Please repeat exactly the lines below from the one containing "From [11, 4, 15, 5, 1, 9, 1, 6], how" down to the one containing "How many inversions", both included, and nothing else.

Extracted data entries

- - -

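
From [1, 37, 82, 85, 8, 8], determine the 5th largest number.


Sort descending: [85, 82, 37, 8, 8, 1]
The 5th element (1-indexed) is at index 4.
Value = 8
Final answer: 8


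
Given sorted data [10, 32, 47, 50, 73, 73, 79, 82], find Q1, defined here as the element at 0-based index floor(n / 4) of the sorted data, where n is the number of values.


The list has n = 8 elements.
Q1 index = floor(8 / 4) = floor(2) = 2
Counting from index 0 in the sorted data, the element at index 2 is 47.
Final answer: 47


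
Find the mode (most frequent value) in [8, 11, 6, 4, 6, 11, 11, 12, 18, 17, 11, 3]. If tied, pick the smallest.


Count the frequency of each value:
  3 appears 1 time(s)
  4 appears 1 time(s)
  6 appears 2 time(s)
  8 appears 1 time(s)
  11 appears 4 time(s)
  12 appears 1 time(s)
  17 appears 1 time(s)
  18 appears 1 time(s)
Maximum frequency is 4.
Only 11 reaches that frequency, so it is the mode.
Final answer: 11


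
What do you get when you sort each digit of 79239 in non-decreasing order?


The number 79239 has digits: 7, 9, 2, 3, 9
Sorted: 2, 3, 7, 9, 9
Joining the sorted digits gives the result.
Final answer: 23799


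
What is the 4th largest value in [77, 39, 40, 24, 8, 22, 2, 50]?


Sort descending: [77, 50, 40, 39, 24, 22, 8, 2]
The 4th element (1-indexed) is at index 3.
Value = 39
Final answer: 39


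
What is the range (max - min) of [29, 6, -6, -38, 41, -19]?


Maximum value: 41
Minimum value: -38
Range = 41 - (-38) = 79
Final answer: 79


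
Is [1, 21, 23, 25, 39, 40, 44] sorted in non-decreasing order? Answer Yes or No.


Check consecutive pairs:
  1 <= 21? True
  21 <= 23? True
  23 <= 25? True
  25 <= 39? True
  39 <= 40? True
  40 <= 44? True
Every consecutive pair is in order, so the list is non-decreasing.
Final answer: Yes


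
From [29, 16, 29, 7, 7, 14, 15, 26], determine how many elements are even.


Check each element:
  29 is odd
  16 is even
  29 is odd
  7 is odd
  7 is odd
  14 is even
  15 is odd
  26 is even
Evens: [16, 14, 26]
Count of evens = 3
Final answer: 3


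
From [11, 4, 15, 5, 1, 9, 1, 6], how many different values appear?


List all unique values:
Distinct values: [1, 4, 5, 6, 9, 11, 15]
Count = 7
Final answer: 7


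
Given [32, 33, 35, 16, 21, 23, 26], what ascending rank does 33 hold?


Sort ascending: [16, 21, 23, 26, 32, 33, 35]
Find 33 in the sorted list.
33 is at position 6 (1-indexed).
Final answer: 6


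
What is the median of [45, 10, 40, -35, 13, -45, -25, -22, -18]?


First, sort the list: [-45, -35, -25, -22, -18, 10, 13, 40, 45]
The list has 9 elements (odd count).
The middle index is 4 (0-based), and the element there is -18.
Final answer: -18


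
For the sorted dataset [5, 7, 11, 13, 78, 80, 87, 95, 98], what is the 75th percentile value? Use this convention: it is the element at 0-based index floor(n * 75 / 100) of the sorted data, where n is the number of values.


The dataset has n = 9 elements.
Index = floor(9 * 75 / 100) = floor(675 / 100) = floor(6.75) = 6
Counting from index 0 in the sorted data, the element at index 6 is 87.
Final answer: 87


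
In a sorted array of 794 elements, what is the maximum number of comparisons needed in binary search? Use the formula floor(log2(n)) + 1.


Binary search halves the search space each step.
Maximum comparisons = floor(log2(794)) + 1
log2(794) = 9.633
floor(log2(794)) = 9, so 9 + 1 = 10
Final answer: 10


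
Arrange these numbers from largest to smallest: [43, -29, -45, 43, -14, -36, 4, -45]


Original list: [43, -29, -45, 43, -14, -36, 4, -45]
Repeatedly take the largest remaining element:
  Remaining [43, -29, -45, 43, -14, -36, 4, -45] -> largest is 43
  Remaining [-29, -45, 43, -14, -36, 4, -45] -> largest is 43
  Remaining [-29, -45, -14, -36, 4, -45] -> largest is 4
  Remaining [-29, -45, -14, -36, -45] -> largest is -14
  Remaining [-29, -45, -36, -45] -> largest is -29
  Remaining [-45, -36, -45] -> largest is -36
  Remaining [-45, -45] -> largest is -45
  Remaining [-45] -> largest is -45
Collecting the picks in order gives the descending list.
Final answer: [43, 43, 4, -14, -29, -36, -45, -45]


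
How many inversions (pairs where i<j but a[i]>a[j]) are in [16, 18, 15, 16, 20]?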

- - -

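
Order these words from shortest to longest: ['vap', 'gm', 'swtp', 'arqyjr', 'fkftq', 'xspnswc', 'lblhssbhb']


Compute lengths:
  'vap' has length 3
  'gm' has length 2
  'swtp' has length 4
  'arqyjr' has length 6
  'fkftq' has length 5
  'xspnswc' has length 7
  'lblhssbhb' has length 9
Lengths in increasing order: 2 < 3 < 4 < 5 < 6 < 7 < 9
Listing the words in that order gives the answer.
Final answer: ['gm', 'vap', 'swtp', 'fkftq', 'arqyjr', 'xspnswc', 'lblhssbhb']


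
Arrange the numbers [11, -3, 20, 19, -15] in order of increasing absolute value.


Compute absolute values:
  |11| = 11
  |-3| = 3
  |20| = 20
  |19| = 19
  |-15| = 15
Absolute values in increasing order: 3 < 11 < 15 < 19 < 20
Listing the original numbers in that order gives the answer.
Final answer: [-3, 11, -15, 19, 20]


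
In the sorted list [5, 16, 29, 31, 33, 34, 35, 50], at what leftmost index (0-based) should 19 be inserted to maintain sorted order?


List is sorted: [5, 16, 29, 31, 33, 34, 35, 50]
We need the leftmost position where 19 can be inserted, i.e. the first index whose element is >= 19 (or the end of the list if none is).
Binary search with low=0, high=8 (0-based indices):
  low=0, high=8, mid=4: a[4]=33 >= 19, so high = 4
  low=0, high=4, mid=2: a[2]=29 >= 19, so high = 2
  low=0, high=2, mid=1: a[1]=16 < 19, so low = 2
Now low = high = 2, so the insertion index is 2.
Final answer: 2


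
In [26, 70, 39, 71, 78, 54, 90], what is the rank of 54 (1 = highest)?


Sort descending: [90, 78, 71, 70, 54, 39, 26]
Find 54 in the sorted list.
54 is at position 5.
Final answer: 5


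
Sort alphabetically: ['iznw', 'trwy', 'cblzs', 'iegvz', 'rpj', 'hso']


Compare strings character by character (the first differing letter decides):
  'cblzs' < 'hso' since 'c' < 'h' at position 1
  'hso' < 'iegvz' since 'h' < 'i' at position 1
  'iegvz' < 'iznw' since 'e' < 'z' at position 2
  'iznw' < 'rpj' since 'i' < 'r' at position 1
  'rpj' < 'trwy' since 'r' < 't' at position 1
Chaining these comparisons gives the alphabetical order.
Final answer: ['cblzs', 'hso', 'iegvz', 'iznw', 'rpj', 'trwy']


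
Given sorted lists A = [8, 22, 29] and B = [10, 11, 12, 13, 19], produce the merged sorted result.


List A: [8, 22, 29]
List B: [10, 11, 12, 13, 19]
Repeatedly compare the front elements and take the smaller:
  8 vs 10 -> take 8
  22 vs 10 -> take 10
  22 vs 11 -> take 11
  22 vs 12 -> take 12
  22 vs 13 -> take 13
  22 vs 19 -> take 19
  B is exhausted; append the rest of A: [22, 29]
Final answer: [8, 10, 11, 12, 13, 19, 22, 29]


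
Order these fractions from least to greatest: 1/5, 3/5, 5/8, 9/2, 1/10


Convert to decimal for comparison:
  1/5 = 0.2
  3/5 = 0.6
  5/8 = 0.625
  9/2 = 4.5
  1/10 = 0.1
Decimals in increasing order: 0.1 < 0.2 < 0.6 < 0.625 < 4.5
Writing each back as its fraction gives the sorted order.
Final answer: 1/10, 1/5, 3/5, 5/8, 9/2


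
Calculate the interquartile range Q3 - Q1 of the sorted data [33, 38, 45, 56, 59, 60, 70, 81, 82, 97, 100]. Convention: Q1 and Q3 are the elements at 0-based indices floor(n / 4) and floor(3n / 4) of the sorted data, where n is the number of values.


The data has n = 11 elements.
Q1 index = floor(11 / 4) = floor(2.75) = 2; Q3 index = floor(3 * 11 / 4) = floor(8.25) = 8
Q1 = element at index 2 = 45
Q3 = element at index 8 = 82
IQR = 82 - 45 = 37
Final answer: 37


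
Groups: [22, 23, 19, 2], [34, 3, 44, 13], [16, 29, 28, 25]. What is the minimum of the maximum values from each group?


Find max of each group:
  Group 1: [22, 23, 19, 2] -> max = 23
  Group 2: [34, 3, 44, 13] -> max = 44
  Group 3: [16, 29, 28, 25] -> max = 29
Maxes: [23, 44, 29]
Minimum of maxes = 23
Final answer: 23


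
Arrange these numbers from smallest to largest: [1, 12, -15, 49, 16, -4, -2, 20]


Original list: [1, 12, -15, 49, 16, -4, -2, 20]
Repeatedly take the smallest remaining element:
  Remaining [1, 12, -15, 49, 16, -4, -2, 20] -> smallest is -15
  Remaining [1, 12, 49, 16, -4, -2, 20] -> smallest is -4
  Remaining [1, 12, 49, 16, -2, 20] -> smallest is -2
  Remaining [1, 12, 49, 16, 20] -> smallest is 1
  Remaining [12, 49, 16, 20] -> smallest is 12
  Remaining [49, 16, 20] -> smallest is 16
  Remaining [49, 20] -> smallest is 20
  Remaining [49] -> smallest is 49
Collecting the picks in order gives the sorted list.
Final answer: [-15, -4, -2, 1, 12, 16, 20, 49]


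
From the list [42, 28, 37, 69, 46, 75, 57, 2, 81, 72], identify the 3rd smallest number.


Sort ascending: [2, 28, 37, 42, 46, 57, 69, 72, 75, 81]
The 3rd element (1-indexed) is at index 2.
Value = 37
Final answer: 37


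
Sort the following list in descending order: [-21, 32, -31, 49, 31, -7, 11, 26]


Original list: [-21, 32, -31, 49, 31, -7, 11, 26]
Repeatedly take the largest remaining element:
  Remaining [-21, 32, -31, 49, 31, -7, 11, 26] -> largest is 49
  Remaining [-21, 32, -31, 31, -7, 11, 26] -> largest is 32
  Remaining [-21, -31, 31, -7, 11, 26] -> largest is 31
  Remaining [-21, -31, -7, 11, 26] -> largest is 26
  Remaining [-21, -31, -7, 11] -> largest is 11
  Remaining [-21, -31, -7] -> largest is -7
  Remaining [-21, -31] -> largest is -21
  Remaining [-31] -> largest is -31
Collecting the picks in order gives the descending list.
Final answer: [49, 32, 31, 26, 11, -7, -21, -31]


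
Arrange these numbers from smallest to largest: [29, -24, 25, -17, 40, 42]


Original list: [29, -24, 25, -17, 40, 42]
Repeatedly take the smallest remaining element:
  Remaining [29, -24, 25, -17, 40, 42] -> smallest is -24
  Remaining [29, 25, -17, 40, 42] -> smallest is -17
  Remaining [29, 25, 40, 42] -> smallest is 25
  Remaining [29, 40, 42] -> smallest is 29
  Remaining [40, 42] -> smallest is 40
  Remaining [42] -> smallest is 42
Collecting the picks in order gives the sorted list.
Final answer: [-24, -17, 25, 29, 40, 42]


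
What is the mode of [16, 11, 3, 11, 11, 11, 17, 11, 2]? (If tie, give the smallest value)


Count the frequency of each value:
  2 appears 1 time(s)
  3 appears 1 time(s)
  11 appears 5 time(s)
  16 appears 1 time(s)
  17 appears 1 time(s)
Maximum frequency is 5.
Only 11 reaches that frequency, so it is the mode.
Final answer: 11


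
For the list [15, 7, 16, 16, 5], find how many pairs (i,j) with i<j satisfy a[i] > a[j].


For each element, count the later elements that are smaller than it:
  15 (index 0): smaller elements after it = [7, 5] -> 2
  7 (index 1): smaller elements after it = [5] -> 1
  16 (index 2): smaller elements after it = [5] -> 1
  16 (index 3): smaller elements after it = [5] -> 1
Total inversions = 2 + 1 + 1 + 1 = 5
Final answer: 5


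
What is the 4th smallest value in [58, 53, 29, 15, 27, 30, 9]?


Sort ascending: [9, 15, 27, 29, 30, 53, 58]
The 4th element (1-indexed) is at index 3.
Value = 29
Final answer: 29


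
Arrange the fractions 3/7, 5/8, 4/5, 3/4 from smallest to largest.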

- - -

## Answer to the problem
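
From [11, 4, 15, 5, 1, 9, 1, 6], how many different values appear?


List all unique values:
Distinct values: [1, 4, 5, 6, 9, 11, 15]
Count = 7
Final answer: 7


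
Given [32, 33, 35, 16, 21, 23, 26], what ascending rank does 33 hold?


Sort ascending: [16, 21, 23, 26, 32, 33, 35]
Find 33 in the sorted list.
33 is at position 6 (1-indexed).
Final answer: 6


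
What is the median of [45, 10, 40, -35, 13, -45, -25, -22, -18]?


First, sort the list: [-45, -35, -25, -22, -18, 10, 13, 40, 45]
The list has 9 elements (odd count).
The middle index is 4 (0-based), and the element there is -18.
Final answer: -18


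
For the sorted dataset [5, 7, 11, 13, 78, 80, 87, 95, 98], what is the 75th percentile value? Use this convention: it is the element at 0-based index floor(n * 75 / 100) of the sorted data, where n is the number of values.


The dataset has n = 9 elements.
Index = floor(9 * 75 / 100) = floor(675 / 100) = floor(6.75) = 6
Counting from index 0 in the sorted data, the element at index 6 is 87.
Final answer: 87


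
In a sorted array of 794 elements, what is the maximum number of comparisons needed in binary search? Use the formula floor(log2(n)) + 1.


Binary search halves the search space each step.
Maximum comparisons = floor(log2(794)) + 1
log2(794) = 9.633
floor(log2(794)) = 9, so 9 + 1 = 10
Final answer: 10


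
Arrange these numbers from largest to smallest: [43, -29, -45, 43, -14, -36, 4, -45]


Original list: [43, -29, -45, 43, -14, -36, 4, -45]
Repeatedly take the largest remaining element:
  Remaining [43, -29, -45, 43, -14, -36, 4, -45] -> largest is 43
  Remaining [-29, -45, 43, -14, -36, 4, -45] -> largest is 43
  Remaining [-29, -45, -14, -36, 4, -45] -> largest is 4
  Remaining [-29, -45, -14, -36, -45] -> largest is -14
  Remaining [-29, -45, -36, -45] -> largest is -29
  Remaining [-45, -36, -45] -> largest is -36
  Remaining [-45, -45] -> largest is -45
  Remaining [-45] -> largest is -45
Collecting the picks in order gives the descending list.
Final answer: [43, 43, 4, -14, -29, -36, -45, -45]


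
How many inversions (pairs where i<j but a[i]>a[j]) are in [16, 18, 15, 16, 20]?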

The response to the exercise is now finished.